=== EXERCISE REQUIREMENTS ===
The answer must consist solely of the lines from the one containing "Starting away from" to the end of the entries below, repeated exactly.

Dataset entries

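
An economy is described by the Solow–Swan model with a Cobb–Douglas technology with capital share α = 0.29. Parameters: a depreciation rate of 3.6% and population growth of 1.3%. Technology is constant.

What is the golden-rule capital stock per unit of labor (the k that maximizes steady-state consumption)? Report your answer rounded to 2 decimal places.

k_gold ≈ 12.24

The golden rule sets f'(k) = n + δ, i.e. α·k^(α−1) = n + δ.
So k^(1−α) = α / (n + δ) = 0.29 / 0.049 = 5.9184.
k_gold = 5.9184^(1/0.71) ≈ 12.2352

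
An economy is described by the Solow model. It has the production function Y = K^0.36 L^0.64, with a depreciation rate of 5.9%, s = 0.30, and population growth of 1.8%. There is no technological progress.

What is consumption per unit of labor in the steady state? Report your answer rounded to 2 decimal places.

At the steady state, Δk = 0, so s·k^α = (n + δ)·k.
Dividing both sides by k: k^(1−α) = s / (n + δ).
k^0.64 = 0.30 / (0.018 + 0.059) = 0.30 / 0.077 = 3.8961
k* = 3.8961^(1/0.64) ≈ 8.3726
y* = (k*)^α = 8.3726^0.36 ≈ 2.1490
c* = (1 − s)·y* = (1 − 0.30) × 2.1490 ≈ 1.5043

c* ≈ 1.50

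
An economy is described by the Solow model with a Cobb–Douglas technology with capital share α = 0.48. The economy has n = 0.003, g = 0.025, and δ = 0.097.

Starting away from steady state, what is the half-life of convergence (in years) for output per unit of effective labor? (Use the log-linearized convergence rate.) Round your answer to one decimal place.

about 10.7 years

Near the steady state the convergence rate is λ = (1 − α)(n + g + δ).
λ = (1 − 0.48) × 0.125 = 0.52 × 0.125 = 0.0650
Half-life = ln 2 / λ = 0.6931 / 0.0650 ≈ 10.66 years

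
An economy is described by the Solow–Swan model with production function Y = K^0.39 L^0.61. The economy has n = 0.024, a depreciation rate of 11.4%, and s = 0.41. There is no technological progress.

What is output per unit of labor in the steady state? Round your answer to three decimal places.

At the steady state, Δk = 0, so s·k^α = (n + δ)·k.
Dividing both sides by k: k^(1−α) = s / (n + δ).
k^0.61 = 0.41 / (0.024 + 0.114) = 0.41 / 0.138 = 2.9710
k* = 2.9710^(1/0.61) ≈ 5.9601
y* = (k*)^α = 5.9601^0.39 ≈ 2.0061

y* = 2.006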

=== EXPECTED ANSWER ===
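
Starting away from steady state, what is the half-life of convergence (in years) for output per unit of effective labor? (Use the log-linearized convergence rate.) Round your answer to one decimal place.

about 10.7 years

Near the steady state the convergence rate is λ = (1 − α)(n + g + δ).
λ = (1 − 0.48) × 0.125 = 0.52 × 0.125 = 0.0650
Half-life = ln 2 / λ = 0.6931 / 0.0650 ≈ 10.66 years

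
An economy is described by the Solow–Swan model with production function Y = K^0.39 L^0.61. The economy has n = 0.024, a depreciation rate of 11.4%, and s = 0.41. There is no technological progress.

What is output per unit of labor in the steady state? Round your answer to three decimal places.

At the steady state, Δk = 0, so s·k^α = (n + δ)·k.
Dividing both sides by k: k^(1−α) = s / (n + δ).
k^0.61 = 0.41 / (0.024 + 0.114) = 0.41 / 0.138 = 2.9710
k* = 2.9710^(1/0.61) ≈ 5.9601
y* = (k*)^α = 5.9601^0.39 ≈ 2.0061

y* = 2.006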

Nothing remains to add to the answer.